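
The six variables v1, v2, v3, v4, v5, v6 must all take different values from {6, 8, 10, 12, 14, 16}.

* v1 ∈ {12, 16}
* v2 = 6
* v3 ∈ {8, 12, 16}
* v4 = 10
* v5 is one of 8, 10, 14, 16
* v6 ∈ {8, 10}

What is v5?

v2 must be 6 (only option left).
v4 must be 10 (only option left). Eliminate 10 elsewhere: v5, v6.
v6 has just one choice, so v6 = 8. So v3, v5 can't be 8.
The 3 still-open variables together cover exactly {12, 14, 16} — 3 values for 3 variables — and 14 appears only in v5's list, so v5 = 14.

14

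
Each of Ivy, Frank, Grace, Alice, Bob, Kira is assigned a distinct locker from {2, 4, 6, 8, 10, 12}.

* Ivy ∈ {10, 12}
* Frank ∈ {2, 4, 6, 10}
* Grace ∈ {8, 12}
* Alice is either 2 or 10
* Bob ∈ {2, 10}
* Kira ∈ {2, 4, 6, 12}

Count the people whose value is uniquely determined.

Among the 6 variables, 8 fits only Grace (and all 6 values in {2, 4, 6, 8, 10, 12} must be used), so Grace = 8.
The 2 variables Alice and Bob are confined to {2, 10}, which locks those values in; drop them from Ivy, Frank, Kira.
Ivy's domain is down to {12}, so Ivy = 12. Remove 12 from Kira.
Determined: Ivy=12, Grace=8. The other people each still have more than one consistent value. That makes 2.

2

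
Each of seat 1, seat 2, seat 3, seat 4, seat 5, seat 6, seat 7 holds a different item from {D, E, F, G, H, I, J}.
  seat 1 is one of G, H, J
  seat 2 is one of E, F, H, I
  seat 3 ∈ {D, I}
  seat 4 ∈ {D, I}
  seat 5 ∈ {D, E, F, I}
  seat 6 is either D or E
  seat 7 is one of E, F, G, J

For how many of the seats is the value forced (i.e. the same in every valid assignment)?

3

seat 3 and seat 4 share exactly the 2 values {D, I}; by pigeonhole those values go to them, so strike D, I from seat 2, seat 5, seat 6.
seat 6's domain is down to {E}, so seat 6 = E. Eliminate E elsewhere: seat 2, seat 5, seat 7.
seat 5 must be F (only option left). So seat 2, seat 7 can't be F.
seat 2 must be H (only option left). So seat 1 can't be H.
Determined: seat 2=H, seat 5=F, seat 6=E. The other seats each still have more than one consistent value. That makes 3.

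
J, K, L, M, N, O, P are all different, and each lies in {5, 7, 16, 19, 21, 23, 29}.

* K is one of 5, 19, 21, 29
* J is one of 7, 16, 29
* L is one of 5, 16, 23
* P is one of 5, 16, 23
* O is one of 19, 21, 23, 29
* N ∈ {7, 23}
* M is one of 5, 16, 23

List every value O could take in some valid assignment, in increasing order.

L, M, P between them cover only {5, 16, 23} — a naked triple. Remove those values from J, K, N, O.
N must be 7 (only option left). So J can't be 7.
J has just one choice, so J = 29. Eliminate 29 elsewhere: K, O.
No further eliminations apply; O can still be any of 19, 21.

19, 21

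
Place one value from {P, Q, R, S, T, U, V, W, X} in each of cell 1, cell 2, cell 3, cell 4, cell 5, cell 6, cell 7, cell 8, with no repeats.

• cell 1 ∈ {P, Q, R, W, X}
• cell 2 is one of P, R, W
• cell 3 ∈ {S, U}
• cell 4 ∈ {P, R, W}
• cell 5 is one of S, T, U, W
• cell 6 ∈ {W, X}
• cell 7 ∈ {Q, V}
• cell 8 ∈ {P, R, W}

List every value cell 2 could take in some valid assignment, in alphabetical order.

P, R, W

The 3 variables cell 2, cell 4, cell 8 are confined to {P, R, W}, which locks those values in; drop them from cell 1, cell 5, cell 6.
cell 6 has just one choice, so cell 6 = X. Strike X from cell 1.
cell 1 has just one choice, so cell 1 = Q. So cell 7 can't be Q.
cell 7's domain is down to {V}, so cell 7 = V.
No further eliminations apply; cell 2 can still be any of P, R, W.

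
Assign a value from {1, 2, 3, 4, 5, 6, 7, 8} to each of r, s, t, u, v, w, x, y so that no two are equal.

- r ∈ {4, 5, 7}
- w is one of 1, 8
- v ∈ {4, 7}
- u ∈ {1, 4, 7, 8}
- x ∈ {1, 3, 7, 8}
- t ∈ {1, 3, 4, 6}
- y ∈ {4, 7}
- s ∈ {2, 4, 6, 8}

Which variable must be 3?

The 8 variables draw from only 8 values {1, 2, 3, 4, 5, 6, 7, 8}, so each is used; only s can be 2, hence s = 2.
The 7 still-open variables draw from only 7 values {1, 3, 4, 5, 6, 7, 8}, so each is used; only r can be 5, hence r = 5.
Among the 6 still-open variables, 6 fits only t (and all 6 values in {1, 3, 4, 6, 7, 8} must be used), so t = 6.
The 5 still-open variables together cover exactly {1, 3, 4, 7, 8} — 5 values for 5 variables — and 3 appears only in x's list, so x = 3.

x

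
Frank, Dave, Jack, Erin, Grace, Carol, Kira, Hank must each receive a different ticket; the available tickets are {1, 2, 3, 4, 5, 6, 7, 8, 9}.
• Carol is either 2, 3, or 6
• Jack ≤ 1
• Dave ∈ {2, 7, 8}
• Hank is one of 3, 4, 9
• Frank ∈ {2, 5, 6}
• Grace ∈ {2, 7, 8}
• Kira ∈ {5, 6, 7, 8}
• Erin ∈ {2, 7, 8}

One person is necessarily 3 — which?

Jack has just one choice, so Jack = 1.
Dave, Erin, Grace between them cover only {2, 7, 8} — a naked triple. Remove those values from Frank, Carol, Kira.
Frank and Kira share exactly the 2 values {5, 6}; by pigeonhole those values go to them, so strike 5, 6 from Carol.
So 3 goes to Carol.

Carol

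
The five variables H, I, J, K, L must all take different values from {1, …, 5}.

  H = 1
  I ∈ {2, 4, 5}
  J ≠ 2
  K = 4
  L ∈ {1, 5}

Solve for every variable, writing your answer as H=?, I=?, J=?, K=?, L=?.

H=1, I=2, J=3, K=4, L=5

H must be 1 (only option left). So J, L can't be 1.
K must be 4 (only option left). Eliminate 4 elsewhere: I, J.
L must be 5 (only option left). Strike 5 from I, J.
I must be 2 (only option left).
J's domain is down to {3}, so J = 3.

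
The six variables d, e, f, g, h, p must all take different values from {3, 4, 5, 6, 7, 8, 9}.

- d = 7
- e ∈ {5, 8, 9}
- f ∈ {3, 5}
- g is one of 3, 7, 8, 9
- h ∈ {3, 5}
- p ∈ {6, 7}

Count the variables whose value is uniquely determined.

2

d's domain is down to {7}, so d = 7. Remove 7 from g, p.
p must be 6 (only option left).
f and h share exactly the 2 values {3, 5}; by pigeonhole those values go to them, so strike 3, 5 from e, g.
Determined: d=7, p=6. The other variables each still have more than one consistent value. That makes 2.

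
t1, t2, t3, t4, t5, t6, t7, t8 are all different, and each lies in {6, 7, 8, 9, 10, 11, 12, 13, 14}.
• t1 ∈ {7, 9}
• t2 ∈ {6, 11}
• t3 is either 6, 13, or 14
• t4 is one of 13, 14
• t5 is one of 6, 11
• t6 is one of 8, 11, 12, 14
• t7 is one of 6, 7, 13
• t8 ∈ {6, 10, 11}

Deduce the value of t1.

9

t2 and t5 between them cover only {6, 11} — a naked pair. Remove those values from t3, t6, t7, t8.
That leaves t8 = 10.
t3 and t4 between them cover only {13, 14} — a naked pair. Remove those values from t6, t7.
That leaves t7 = 7. Remove 7 from t1.
So t1 = 9.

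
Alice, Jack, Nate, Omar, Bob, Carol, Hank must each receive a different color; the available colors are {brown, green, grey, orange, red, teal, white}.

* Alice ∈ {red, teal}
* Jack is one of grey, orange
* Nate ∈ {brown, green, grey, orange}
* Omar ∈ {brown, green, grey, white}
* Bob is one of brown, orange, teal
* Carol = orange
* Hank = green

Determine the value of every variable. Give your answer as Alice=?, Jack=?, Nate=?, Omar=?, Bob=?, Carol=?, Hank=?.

Carol's domain is down to {orange}, so Carol = orange. Remove orange from Jack, Nate, Bob.
Hank must be green (only option left). Strike green from Nate, Omar.
Jack has just one choice, so Jack = grey. Strike grey from Nate, Omar.
That leaves Nate = brown. Remove brown from Omar, Bob.
Omar's domain is down to {white}, so Omar = white.
Bob's domain is down to {teal}, so Bob = teal. So Alice can't be teal.
Alice has just one choice, so Alice = red.

Alice=red, Jack=grey, Nate=brown, Omar=white, Bob=teal, Carol=orange, Hank=green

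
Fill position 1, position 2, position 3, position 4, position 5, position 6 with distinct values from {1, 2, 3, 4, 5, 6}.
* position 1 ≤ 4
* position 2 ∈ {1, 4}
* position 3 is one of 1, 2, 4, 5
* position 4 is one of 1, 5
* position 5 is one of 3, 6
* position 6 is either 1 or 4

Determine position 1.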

===

● **EXERCISE INSTRUCTIONS**: Note how many lines above hold "available" and give that figure alone.

● **RESPONSE TO THIS TASK**: 2